> What is needed
Write out again, exactly, the lines of the listing below from the first one through the one that contains "under 164 | 29 |", and no other lines.

> Dataset entries
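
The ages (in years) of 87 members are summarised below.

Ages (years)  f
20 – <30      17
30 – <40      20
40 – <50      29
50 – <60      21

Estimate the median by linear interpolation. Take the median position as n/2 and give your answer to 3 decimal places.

42.241

Cumulative frequencies: 17, 37, 66, 87
n = 87; position = n/2 = 43.5.
This falls in the class 40 – <50: L = 40, F = 37, f = 29, h = 10.
Median ≈ 40 + ((43.5 − 37) / 29) × 10 = 42.2414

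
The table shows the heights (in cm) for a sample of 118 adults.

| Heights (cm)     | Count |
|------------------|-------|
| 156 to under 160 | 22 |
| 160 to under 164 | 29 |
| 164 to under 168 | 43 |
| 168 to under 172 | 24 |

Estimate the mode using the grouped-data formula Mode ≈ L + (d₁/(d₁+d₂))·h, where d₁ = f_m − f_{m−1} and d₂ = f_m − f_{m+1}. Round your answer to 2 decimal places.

Modal class: 164 to under 168 (highest frequency 43).
d₁ = 43 − 29 = 14, d₂ = 43 − 24 = 19
Mode ≈ 164 + (14/(14+19)) × 4 = 164 + 1.6970 = 165.6970

165.70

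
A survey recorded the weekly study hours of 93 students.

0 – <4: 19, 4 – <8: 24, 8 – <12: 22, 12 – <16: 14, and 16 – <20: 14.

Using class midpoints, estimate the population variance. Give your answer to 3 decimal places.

Midpoints: 2, 6, 10, 14, 18
n = 93, Σfm = 850, mean = 9.1398
Σfm² = 10420
Σf(m − x̄)² = Σfm² − (Σfm)²/n = 10420 − 850²/93 = 2651.1828
Population variance = 2651.1828 / 93 = 28.5073

28.507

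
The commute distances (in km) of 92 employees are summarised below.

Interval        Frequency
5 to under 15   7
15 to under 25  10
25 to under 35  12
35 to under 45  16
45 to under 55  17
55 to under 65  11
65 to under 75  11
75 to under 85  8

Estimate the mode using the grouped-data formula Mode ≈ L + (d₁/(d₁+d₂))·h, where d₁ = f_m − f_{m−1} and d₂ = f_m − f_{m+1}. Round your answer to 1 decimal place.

Modal class: 45 to under 55 (highest frequency 17).
d₁ = 17 − 16 = 1, d₂ = 17 − 11 = 6
Mode ≈ 45 + (1/(1+6)) × 10 = 45 + 1.4286 = 46.4286

46.4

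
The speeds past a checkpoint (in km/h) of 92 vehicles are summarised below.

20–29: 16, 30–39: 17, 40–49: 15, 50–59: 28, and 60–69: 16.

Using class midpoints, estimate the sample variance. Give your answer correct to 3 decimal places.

Midpoints: 24.5, 34.5, 44.5, 54.5, 64.5
n = 92, Σfm = 4204, mean = 45.6957
Σfm² = 209273
Σf(m − x̄)² = Σfm² − (Σfm)²/n = 209273 − 4204²/92 = 17168.4783
Sample variance = 17168.4783 / 91 = 188.6646

188.665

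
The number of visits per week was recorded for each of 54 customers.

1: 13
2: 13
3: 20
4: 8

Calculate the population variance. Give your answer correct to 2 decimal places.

1.02

Values: 1, 2, 3, 4
n = 54, Σfx = 131, mean = 2.4259
Σfx² = 373
Σf(x − x̄)² = Σfx² − (Σfx)²/n = 373 − 131²/54 = 55.2037
Population variance = 55.2037 / 54 = 1.0223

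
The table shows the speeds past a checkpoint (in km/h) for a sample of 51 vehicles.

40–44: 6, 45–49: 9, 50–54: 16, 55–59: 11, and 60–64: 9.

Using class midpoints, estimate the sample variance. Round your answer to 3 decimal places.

Midpoints: 42, 47, 52, 57, 62
n = 51, Σfm = 2692, mean = 52.7843
Σfm² = 144064
Σf(m − x̄)² = Σfm² − (Σfm)²/n = 144064 − 2692²/51 = 1968.6275
Sample variance = 1968.6275 / 50 = 39.3725

39.373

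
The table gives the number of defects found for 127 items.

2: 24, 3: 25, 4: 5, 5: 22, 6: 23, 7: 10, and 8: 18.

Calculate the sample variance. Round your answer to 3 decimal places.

Values: 2, 3, 4, 5, 6, 7, 8
n = 127, Σfx = 605, mean = 4.7638
Σfx² = 3421
Σf(x − x̄)² = Σfx² − (Σfx)²/n = 3421 − 605²/127 = 538.9134
Sample variance = 538.9134 / 126 = 4.2771

4.277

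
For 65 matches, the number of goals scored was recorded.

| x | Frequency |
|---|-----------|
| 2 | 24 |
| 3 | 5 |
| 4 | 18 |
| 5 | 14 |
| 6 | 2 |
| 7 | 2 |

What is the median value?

Cumulative frequencies: 24, 29, 47, 61, 63, 65
n = 65, so the median is the value in position (n+1)/2 = 33.
Position 33 falls at value 4.

4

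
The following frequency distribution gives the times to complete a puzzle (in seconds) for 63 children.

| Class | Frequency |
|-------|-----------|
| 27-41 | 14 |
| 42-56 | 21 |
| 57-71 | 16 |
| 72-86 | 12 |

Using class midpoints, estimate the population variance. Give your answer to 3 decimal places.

Midpoints: 34, 49, 64, 79
n = 63, Σfm = 3477, mean = 55.1905
Σfm² = 207033
Σf(m − x̄)² = Σfm² − (Σfm)²/n = 207033 − 3477²/63 = 15135.7143
Population variance = 15135.7143 / 63 = 240.2494

240.249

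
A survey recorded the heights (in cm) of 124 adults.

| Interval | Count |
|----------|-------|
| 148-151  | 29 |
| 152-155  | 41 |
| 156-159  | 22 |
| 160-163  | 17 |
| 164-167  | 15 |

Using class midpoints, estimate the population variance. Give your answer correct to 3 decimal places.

27.380

Midpoints: 149.5, 153.5, 157.5, 161.5, 165.5
n = 124, Σfm = 19322, mean = 155.8226
Σfm² = 3014199
Σf(m − x̄)² = Σfm² − (Σfm)²/n = 3014199 − 19322²/124 = 3395.0968
Population variance = 3395.0968 / 124 = 27.3798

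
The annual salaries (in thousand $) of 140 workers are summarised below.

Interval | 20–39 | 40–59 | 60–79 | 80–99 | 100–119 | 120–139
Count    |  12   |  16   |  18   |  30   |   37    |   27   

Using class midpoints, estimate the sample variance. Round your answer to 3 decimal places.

963.515

Midpoints: 29.5, 49.5, 69.5, 89.5, 109.5, 129.5
n = 140, Σfm = 12630, mean = 90.2143
Σfm² = 1273335
Σf(m − x̄)² = Σfm² − (Σfm)²/n = 1273335 − 12630²/140 = 133928.5714
Sample variance = 133928.5714 / 139 = 963.5149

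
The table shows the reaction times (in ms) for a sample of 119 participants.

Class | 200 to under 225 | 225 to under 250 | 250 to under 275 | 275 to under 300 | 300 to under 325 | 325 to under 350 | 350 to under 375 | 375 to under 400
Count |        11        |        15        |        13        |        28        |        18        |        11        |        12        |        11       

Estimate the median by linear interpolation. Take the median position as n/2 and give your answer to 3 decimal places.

Cumulative frequencies: 11, 26, 39, 67, 85, 96, 108, 119
n = 119; position = n/2 = 59.5.
This falls in the class 275 to under 300: L = 275, F = 39, f = 28, h = 25.
Median ≈ 275 + ((59.5 − 39) / 28) × 25 = 293.3036

293.304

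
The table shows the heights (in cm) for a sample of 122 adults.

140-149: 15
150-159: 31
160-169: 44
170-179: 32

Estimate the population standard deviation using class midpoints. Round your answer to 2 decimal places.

9.76

Midpoints: 144.5, 154.5, 164.5, 174.5
n = 122, Σfm = 19779, mean = 162.1230
Σfm² = 3218240.5
Σf(m − x̄)² = Σfm² − (Σfm)²/n = 3218240.5 − 19779²/122 = 11610.6557
Population variance = 11610.6557 / 122 = 95.1693
Standard deviation = √95.1693 = 9.7555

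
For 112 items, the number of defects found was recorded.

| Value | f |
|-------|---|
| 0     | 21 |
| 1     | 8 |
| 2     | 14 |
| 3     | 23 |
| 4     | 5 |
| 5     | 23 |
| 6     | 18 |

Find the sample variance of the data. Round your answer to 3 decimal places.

Values: 0, 1, 2, 3, 4, 5, 6
n = 112, Σfx = 348, mean = 3.1071
Σfx² = 1574
Σf(x − x̄)² = Σfx² − (Σfx)²/n = 1574 − 348²/112 = 492.7143
Sample variance = 492.7143 / 111 = 4.4389

4.439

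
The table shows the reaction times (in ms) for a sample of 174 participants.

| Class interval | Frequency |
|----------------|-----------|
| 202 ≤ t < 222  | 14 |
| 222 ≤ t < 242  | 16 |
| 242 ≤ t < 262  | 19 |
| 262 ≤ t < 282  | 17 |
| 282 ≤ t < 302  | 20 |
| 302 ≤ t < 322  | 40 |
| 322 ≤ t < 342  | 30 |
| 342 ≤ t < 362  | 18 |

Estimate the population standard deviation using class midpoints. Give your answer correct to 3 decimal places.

Midpoints: 212, 232, 252, 272, 292, 312, 332, 352
n = 174, Σfm = 50708, mean = 291.4253
Σfm² = 15090736
Σf(m − x̄)² = Σfm² − (Σfm)²/n = 15090736 − 50708²/174 = 313142.5287
Population variance = 313142.5287 / 174 = 1799.6697
Standard deviation = √1799.6697 = 42.4225

42.423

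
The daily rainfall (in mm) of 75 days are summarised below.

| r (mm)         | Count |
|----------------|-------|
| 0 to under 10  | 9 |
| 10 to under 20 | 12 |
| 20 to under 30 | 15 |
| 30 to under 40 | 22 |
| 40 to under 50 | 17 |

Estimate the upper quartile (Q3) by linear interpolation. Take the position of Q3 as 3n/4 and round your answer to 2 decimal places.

39.20

Cumulative frequencies: 9, 21, 36, 58, 75
n = 75; position = 3n/4 = 56.25.
This falls in the class 30 to under 40: L = 30, F = 36, f = 22, h = 10.
Upper quartile ≈ 30 + ((56.25 − 36) / 22) × 10 = 39.2045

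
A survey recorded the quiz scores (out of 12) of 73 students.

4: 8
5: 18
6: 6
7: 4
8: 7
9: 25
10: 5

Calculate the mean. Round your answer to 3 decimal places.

7.082

Values: 4, 5, 6, 7, 8, 9, 10
Σfx = 8×4 + 18×5 + 6×6 + 4×7 + 7×8 + 25×9 + 5×10 = 517
n = Σf = 73
Mean = 517 / 73 = 7.0822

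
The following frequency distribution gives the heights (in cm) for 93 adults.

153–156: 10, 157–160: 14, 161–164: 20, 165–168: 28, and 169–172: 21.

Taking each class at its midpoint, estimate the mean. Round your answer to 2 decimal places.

Midpoints: 154.5, 158.5, 162.5, 166.5, 170.5
Σfm = 10×154.5 + 14×158.5 + 20×162.5 + 28×166.5 + 21×170.5 = 15256.5
n = Σf = 93
Mean = 15256.5 / 93 = 164.0484

164.05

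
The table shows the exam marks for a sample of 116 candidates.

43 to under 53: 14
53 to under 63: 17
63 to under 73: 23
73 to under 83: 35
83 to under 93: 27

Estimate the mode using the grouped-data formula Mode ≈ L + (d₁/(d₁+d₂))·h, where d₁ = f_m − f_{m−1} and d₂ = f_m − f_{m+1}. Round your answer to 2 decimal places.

Modal class: 73 to under 83 (highest frequency 35).
d₁ = 35 − 23 = 12, d₂ = 35 − 27 = 8
Mode ≈ 73 + (12/(12+8)) × 10 = 73 + 6.0000 = 79.0000

79.00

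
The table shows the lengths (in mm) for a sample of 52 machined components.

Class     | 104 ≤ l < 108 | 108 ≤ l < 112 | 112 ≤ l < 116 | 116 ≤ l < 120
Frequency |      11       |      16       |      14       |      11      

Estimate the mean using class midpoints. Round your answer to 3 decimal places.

Midpoints: 106, 110, 114, 118
Σfm = 11×106 + 16×110 + 14×114 + 11×118 = 5820
n = Σf = 52
Mean = 5820 / 52 = 111.9231

111.923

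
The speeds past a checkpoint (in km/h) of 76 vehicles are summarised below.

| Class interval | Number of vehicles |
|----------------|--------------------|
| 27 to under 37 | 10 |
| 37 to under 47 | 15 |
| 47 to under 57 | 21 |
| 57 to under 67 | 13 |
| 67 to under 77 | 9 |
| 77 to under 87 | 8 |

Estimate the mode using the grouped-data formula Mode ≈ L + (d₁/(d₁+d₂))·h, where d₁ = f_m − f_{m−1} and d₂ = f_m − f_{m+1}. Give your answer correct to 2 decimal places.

51.29

Modal class: 47 to under 57 (highest frequency 21).
d₁ = 21 − 15 = 6, d₂ = 21 − 13 = 8
Mode ≈ 47 + (6/(6+8)) × 10 = 47 + 4.2857 = 51.2857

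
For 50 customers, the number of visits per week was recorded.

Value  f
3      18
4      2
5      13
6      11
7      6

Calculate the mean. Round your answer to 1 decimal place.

Values: 3, 4, 5, 6, 7
Σfx = 18×3 + 2×4 + 13×5 + 11×6 + 6×7 = 235
n = Σf = 50
Mean = 235 / 50 = 4.7000

4.7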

> Response to this task
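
The ages (in years) of 87 members are summarised below.

Ages (years)  f
20 – <30      17
30 – <40      20
40 – <50      29
50 – <60      21

Estimate the median by linear interpolation. Take the median position as n/2 and give your answer to 3 decimal places.

42.241

Cumulative frequencies: 17, 37, 66, 87
n = 87; position = n/2 = 43.5.
This falls in the class 40 – <50: L = 40, F = 37, f = 29, h = 10.
Median ≈ 40 + ((43.5 − 37) / 29) × 10 = 42.2414

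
The table shows the heights (in cm) for a sample of 118 adults.

| Heights (cm)     | Count |
|------------------|-------|
| 156 to under 160 | 22 |
| 160 to under 164 | 29 |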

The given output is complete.